*WORK INSTRUCTION*: Copies of all lines containing the string "Answer" are needed from the data below.

*THE DATA*:
--------------------------------------------------
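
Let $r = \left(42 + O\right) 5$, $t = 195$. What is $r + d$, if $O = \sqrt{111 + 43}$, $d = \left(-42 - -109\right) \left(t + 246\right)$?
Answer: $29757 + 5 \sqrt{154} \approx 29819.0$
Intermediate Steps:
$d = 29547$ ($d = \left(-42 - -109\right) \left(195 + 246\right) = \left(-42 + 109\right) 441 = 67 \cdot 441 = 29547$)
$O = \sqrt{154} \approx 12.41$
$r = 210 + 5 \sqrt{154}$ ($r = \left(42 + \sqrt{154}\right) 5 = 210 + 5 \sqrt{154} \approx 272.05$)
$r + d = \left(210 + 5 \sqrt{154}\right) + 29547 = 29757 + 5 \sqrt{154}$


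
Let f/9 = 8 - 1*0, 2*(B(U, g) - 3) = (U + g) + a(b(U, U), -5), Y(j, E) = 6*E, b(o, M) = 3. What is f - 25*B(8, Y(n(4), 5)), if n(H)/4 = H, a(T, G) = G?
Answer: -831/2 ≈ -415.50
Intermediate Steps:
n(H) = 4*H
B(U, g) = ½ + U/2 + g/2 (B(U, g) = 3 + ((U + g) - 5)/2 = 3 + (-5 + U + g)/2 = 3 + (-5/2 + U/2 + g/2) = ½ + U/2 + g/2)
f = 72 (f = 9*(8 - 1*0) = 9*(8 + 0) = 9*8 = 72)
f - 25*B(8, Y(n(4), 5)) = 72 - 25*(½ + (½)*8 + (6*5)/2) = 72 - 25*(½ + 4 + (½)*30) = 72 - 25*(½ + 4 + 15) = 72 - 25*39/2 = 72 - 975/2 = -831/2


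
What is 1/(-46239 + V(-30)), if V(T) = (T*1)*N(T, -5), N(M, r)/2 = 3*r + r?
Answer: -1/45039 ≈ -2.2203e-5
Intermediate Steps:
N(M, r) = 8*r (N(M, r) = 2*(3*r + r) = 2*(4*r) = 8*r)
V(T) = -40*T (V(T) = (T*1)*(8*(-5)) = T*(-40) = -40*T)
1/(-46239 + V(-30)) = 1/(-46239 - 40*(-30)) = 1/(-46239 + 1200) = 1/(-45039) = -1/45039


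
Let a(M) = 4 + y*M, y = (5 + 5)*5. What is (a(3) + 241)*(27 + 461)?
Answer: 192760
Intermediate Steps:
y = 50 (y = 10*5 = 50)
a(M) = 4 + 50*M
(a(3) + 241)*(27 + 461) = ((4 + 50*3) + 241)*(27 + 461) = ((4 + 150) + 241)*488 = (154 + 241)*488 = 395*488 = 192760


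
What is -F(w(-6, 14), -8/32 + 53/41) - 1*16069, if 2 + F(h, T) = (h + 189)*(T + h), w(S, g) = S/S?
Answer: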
--------------------------------------------------
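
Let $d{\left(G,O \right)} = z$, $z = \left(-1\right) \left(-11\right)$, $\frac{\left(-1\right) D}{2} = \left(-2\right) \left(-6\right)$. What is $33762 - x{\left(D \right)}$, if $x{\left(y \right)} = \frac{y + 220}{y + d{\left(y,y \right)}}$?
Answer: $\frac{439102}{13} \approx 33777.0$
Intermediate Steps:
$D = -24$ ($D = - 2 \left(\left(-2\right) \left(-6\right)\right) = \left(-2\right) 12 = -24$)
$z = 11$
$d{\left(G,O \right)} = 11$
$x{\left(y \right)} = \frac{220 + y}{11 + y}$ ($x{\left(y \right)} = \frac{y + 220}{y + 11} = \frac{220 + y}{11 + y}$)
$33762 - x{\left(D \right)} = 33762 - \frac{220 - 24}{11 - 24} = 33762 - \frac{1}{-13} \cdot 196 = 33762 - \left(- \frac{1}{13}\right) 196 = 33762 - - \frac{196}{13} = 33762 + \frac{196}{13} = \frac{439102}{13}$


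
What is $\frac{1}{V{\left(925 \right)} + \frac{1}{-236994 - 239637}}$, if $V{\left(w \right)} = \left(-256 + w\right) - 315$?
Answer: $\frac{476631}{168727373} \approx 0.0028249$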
--------------------------------------------------
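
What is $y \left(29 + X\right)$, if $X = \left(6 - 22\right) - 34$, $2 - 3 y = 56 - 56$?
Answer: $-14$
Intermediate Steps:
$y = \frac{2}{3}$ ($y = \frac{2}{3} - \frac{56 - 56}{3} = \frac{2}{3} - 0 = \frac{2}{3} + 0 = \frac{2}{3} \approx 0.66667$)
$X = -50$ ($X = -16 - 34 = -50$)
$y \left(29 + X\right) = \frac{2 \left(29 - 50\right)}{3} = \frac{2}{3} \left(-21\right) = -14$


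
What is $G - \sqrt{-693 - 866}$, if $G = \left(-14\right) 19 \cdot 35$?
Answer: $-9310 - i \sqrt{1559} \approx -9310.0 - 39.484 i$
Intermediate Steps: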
--------------------------------------------------
*EXERCISE RESPONSE*:
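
Answer: $29757 + 5 \sqrt{154} \approx 29819.0$
Answer: -831/2 ≈ -415.50
Answer: -1/45039 ≈ -2.2203e-5
Answer: 192760
Answer:
Answer: $\frac{439102}{13} \approx 33777.0$
Answer: $\frac{476631}{168727373} \approx 0.0028249$
Answer: $-14$
Answer: $-9310 - i \sqrt{1559} \approx -9310.0 - 39.484 i$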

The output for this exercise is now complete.